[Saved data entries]
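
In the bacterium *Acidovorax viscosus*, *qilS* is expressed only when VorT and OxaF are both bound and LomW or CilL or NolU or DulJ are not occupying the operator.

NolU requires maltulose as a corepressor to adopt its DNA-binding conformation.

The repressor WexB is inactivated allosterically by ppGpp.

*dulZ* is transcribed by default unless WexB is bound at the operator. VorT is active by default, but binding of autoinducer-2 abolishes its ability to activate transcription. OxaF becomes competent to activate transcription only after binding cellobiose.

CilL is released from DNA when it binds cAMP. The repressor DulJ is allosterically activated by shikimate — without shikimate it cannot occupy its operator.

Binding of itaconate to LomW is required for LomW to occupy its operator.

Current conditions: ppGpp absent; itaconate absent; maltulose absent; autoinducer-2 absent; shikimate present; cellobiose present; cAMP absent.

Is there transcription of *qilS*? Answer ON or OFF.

Autoinducer-2 is absent, so VorT is active.
Itaconate is absent, so LomW is inactive.
cAMP is absent, so CilL is active.
Maltulose is absent, so NolU is inactive.
Cellobiose is present, so OxaF is active.
Shikimate is present, so DulJ is active.
With repressor CilL bound, *qilS* is not transcribed.

OFF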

**Aim of the exercise**. Return every entry exactly.

**Finished exercise**.
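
In the bacterium *Acidovorax viscosus*, *qilS* is expressed only when VorT and OxaF are both bound and LomW or CilL or NolU or DulJ are not occupying the operator.

NolU requires maltulose as a corepressor to adopt its DNA-binding conformation.

The repressor WexB is inactivated allosterically by ppGpp.

*dulZ* is transcribed by default unless WexB is bound at the operator. VorT is active by default, but binding of autoinducer-2 abolishes its ability to activate transcription. OxaF becomes competent to activate transcription only after binding cellobiose.

CilL is released from DNA when it binds cAMP. The repressor DulJ is allosterically activated by shikimate — without shikimate it cannot occupy its operator.

Binding of itaconate to LomW is required for LomW to occupy its operator.

Current conditions: ppGpp absent; itaconate absent; maltulose absent; autoinducer-2 absent; shikimate present; cellobiose present; cAMP absent.

Is there transcription of *qilS*? Answer ON or OFF.

Autoinducer-2 is absent, so VorT is active.
Itaconate is absent, so LomW is inactive.
cAMP is absent, so CilL is active.
Maltulose is absent, so NolU is inactive.
Cellobiose is present, so OxaF is active.
Shikimate is present, so DulJ is active.
With repressor CilL bound, *qilS* is not transcribed.

OFF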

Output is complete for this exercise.